Top of Data for the task

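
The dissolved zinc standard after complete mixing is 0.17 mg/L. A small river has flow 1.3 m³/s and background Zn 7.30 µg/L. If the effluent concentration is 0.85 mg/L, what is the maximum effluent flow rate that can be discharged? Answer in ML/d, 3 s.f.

7.30 µg/L = 0.0073 mg/L.
Mass balance at complete mixing: C_std·(Q_w + Q_r) = Q_w·C_e + Q_r·C_b.
Rearranging, Q_w = Q_r·(C_std − C_b)/(C_e − C_std) = 1.3·(0.17 − 0.0073) / (0.85 − 0.17) = 0.311 m³/s.
= 26.87 ML/d.

26.9 ML/d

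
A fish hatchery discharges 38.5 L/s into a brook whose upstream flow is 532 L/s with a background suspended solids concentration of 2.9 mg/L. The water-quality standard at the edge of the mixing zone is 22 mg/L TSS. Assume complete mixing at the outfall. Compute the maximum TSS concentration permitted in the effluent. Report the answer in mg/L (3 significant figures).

286 mg/L

38.5 L/s = 0.0385 m³/s.
532 L/s = 0.532 m³/s.
Mass balance: 22·0.5705 = 0.0385·Cₑ + 0.532·2.9.
Cₑ = (12.55 − 1.543) / 0.0385 = 285.9 mg/L.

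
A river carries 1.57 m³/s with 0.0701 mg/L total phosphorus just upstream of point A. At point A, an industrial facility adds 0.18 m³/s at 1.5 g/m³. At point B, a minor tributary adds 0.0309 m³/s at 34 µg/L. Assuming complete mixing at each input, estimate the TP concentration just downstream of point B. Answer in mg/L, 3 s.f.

After input A: C = (1.57·0.0701 + 0.18·1.5) / 1.75 = 0.2172 mg/L.
34 µg/L = 0.034 mg/L.
After input B: C = (1.75·0.2172 + 0.0309·0.034) / 1.781 = 0.214 mg/L.

0.214 mg/L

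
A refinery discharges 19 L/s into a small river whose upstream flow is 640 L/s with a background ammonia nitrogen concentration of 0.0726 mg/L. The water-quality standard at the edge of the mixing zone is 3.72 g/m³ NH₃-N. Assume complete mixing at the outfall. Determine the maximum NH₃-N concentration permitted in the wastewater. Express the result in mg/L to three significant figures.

127 mg/L

19 L/s = 0.019 m³/s.
640 L/s = 0.64 m³/s.
Mass balance: 3.72·0.659 = 0.019·Cₑ + 0.64·0.0726.
Cₑ = (2.451 − 0.04646) / 0.019 = 126.6 mg/L.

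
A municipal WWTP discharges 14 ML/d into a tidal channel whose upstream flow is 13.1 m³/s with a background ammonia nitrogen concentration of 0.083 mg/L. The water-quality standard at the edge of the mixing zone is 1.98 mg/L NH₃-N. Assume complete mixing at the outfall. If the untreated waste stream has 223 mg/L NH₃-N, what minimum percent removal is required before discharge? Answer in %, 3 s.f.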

Bottom of Data for the task

## The problem
Provide an exact copy of all the material.

## Response for this exercise
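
The dissolved zinc standard after complete mixing is 0.17 mg/L. A small river has flow 1.3 m³/s and background Zn 7.30 µg/L. If the effluent concentration is 0.85 mg/L, what is the maximum effluent flow rate that can be discharged? Answer in ML/d, 3 s.f.

7.30 µg/L = 0.0073 mg/L.
Mass balance at complete mixing: C_std·(Q_w + Q_r) = Q_w·C_e + Q_r·C_b.
Rearranging, Q_w = Q_r·(C_std − C_b)/(C_e − C_std) = 1.3·(0.17 − 0.0073) / (0.85 − 0.17) = 0.311 m³/s.
= 26.87 ML/d.

26.9 ML/d

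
A fish hatchery discharges 38.5 L/s into a brook whose upstream flow is 532 L/s with a background suspended solids concentration of 2.9 mg/L. The water-quality standard at the edge of the mixing zone is 22 mg/L TSS. Assume complete mixing at the outfall. Compute the maximum TSS concentration permitted in the effluent. Report the answer in mg/L (3 significant figures).

286 mg/L

38.5 L/s = 0.0385 m³/s.
532 L/s = 0.532 m³/s.
Mass balance: 22·0.5705 = 0.0385·Cₑ + 0.532·2.9.
Cₑ = (12.55 − 1.543) / 0.0385 = 285.9 mg/L.

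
A river carries 1.57 m³/s with 0.0701 mg/L total phosphorus just upstream of point A. At point A, an industrial facility adds 0.18 m³/s at 1.5 g/m³. At point B, a minor tributary adds 0.0309 m³/s at 34 µg/L. Assuming complete mixing at each input, estimate the TP concentration just downstream of point B. Answer in mg/L, 3 s.f.

After input A: C = (1.57·0.0701 + 0.18·1.5) / 1.75 = 0.2172 mg/L.
34 µg/L = 0.034 mg/L.
After input B: C = (1.75·0.2172 + 0.0309·0.034) / 1.781 = 0.214 mg/L.

0.214 mg/L

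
A refinery discharges 19 L/s into a small river whose upstream flow is 640 L/s with a background ammonia nitrogen concentration of 0.0726 mg/L. The water-quality standard at the edge of the mixing zone is 3.72 g/m³ NH₃-N. Assume complete mixing at the outfall. Determine the maximum NH₃-N concentration permitted in the wastewater. Express the result in mg/L to three significant figures.

127 mg/L

19 L/s = 0.019 m³/s.
640 L/s = 0.64 m³/s.
Mass balance: 3.72·0.659 = 0.019·Cₑ + 0.64·0.0726.
Cₑ = (2.451 − 0.04646) / 0.019 = 126.6 mg/L.

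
A municipal WWTP discharges 14 ML/d into a tidal channel whose upstream flow is 13.1 m³/s with a background ammonia nitrogen concentration of 0.083 mg/L. The water-quality standard at the edge of the mixing zone is 1.98 mg/L NH₃-N. Assume complete mixing at the outfall. If the untreated waste stream has 223 mg/L NH₃-N, what minimum percent removal is required before discharge? Answer in %, 3 s.f.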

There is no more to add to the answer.